(Records from a data source)

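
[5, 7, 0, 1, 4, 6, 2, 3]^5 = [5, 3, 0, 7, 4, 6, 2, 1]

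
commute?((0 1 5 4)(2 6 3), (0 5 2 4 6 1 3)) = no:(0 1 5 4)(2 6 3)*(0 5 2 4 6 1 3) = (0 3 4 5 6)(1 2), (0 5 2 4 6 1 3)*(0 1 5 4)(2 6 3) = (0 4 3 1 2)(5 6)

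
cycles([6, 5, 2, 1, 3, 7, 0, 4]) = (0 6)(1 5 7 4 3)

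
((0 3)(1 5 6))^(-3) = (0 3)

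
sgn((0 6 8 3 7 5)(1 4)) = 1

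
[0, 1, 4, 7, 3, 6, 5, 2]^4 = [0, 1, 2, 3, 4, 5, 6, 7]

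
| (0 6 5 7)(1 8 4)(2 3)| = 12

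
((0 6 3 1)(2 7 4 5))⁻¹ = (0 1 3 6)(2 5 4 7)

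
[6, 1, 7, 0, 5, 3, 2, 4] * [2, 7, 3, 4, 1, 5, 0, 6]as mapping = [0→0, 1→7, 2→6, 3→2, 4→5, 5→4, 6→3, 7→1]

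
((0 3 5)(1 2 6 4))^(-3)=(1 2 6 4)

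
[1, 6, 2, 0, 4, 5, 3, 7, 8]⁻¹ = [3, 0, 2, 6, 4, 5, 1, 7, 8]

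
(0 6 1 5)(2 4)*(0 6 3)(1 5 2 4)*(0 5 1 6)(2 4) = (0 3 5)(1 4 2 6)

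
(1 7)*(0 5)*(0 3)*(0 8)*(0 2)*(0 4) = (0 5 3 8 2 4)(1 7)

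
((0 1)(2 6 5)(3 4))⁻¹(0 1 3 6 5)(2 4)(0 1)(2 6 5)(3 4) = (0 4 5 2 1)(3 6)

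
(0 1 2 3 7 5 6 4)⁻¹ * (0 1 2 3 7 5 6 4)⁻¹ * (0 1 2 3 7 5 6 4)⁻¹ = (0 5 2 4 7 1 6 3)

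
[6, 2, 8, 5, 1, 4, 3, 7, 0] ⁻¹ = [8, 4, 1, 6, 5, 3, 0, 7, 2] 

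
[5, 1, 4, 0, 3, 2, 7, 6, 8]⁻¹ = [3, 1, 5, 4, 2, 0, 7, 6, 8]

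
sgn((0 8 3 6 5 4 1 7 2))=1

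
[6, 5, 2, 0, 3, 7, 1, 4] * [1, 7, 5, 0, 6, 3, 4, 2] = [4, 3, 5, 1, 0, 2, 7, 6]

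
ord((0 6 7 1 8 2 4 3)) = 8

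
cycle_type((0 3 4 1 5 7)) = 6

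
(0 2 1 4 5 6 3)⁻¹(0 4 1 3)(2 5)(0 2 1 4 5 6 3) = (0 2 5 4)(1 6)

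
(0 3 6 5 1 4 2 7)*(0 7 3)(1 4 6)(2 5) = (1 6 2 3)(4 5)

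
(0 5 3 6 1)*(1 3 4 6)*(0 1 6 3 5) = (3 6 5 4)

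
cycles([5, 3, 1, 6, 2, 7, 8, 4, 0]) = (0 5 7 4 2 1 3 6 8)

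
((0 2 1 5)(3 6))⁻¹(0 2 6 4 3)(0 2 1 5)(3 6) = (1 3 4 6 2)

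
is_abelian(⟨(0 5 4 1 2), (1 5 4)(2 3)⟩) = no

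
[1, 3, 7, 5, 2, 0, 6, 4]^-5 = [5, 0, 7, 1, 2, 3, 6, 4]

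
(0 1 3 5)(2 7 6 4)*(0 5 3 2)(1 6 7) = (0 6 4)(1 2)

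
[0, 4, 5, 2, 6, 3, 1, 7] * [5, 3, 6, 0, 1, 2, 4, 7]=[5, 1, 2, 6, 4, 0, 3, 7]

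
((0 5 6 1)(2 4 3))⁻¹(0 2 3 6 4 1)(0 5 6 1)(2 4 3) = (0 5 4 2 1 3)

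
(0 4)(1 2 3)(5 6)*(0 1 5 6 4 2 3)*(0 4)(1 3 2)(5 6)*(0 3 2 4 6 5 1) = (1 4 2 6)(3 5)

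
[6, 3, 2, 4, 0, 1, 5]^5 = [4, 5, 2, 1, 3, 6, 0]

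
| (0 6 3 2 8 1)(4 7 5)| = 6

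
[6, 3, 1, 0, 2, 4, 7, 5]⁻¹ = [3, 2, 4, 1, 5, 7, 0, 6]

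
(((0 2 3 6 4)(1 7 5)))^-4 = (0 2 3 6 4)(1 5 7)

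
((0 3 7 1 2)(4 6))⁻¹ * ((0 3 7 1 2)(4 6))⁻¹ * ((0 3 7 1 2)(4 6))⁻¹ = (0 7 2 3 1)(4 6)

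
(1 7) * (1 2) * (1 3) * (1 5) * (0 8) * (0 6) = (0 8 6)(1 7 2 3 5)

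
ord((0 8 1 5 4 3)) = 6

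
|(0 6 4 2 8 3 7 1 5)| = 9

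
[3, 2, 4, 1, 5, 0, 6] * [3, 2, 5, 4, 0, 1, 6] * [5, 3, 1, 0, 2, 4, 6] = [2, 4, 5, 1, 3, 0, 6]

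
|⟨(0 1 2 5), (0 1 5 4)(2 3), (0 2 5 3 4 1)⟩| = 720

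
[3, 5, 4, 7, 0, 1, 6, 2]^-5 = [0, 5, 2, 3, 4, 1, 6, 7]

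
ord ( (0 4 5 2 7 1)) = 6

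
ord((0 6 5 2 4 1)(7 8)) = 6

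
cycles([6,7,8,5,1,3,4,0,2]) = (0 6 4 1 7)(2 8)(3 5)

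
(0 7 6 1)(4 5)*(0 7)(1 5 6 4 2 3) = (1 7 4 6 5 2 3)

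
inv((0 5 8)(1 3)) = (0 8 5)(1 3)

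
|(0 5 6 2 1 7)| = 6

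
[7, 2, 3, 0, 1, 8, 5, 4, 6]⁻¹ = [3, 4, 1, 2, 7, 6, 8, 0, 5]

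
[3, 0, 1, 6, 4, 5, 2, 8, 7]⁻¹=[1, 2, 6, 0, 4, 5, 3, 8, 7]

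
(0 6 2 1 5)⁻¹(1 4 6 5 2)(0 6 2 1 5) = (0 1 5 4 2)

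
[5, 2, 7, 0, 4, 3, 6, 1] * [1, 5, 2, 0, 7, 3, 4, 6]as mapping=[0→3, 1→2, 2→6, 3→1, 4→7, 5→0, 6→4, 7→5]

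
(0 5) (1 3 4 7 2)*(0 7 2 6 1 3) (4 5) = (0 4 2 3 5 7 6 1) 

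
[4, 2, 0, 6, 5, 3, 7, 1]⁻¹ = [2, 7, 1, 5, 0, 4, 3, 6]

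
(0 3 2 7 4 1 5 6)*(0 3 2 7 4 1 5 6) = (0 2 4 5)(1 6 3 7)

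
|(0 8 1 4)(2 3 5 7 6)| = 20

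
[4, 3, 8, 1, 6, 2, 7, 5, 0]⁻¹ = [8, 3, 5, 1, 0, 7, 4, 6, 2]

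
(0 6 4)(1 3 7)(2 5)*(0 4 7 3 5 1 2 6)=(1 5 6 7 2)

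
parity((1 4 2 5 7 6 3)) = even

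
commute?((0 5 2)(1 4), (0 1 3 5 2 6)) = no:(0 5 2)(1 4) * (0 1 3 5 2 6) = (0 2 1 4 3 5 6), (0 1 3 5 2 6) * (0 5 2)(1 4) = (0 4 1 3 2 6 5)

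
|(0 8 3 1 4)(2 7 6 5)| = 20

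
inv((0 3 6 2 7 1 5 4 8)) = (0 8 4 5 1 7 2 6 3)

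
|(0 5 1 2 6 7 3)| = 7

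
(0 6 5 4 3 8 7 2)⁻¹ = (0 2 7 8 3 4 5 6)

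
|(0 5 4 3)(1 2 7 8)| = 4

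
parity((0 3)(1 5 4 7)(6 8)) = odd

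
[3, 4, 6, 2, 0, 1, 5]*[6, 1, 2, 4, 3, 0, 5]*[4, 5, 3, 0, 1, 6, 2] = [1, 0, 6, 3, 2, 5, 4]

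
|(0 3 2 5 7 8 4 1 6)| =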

PROMPT
Write out, word for word, the line containing "(0 5) (1 3 4" and all the lines after it in the entries above, and nothing more.

COMPLETED TASK
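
(0 5) (1 3 4 7 2)*(0 7 2 6 1 3) (4 5) = (0 4 2 3 5 7 6 1) 

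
[4, 2, 0, 6, 5, 3, 7, 1]⁻¹ = [2, 7, 1, 5, 0, 4, 3, 6]

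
(0 3 2 7 4 1 5 6)*(0 3 2 7 4 1 5 6) = (0 2 4 5)(1 6 3 7)

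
|(0 8 1 4)(2 3 5 7 6)| = 20

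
[4, 3, 8, 1, 6, 2, 7, 5, 0]⁻¹ = [8, 3, 5, 1, 0, 7, 4, 6, 2]

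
(0 6 4)(1 3 7)(2 5)*(0 4 7 3 5 1 2 6)=(1 5 6 7 2)

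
parity((1 4 2 5 7 6 3)) = even

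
commute?((0 5 2)(1 4), (0 1 3 5 2 6)) = no:(0 5 2)(1 4) * (0 1 3 5 2 6) = (0 2 1 4 3 5 6), (0 1 3 5 2 6) * (0 5 2)(1 4) = (0 4 1 3 2 6 5)

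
|(0 8 3 1 4)(2 7 6 5)| = 20

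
inv((0 3 6 2 7 1 5 4 8)) = (0 8 4 5 1 7 2 6 3)

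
|(0 5 1 2 6 7 3)| = 7

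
(0 6 5 4 3 8 7 2)⁻¹ = (0 2 7 8 3 4 5 6)

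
|(0 5 4 3)(1 2 7 8)| = 4

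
parity((0 3)(1 5 4 7)(6 8)) = odd

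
[3, 4, 6, 2, 0, 1, 5]*[6, 1, 2, 4, 3, 0, 5]*[4, 5, 3, 0, 1, 6, 2] = [1, 0, 6, 3, 2, 5, 4]

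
|(0 3 2 5 7 8 4 1 6)| =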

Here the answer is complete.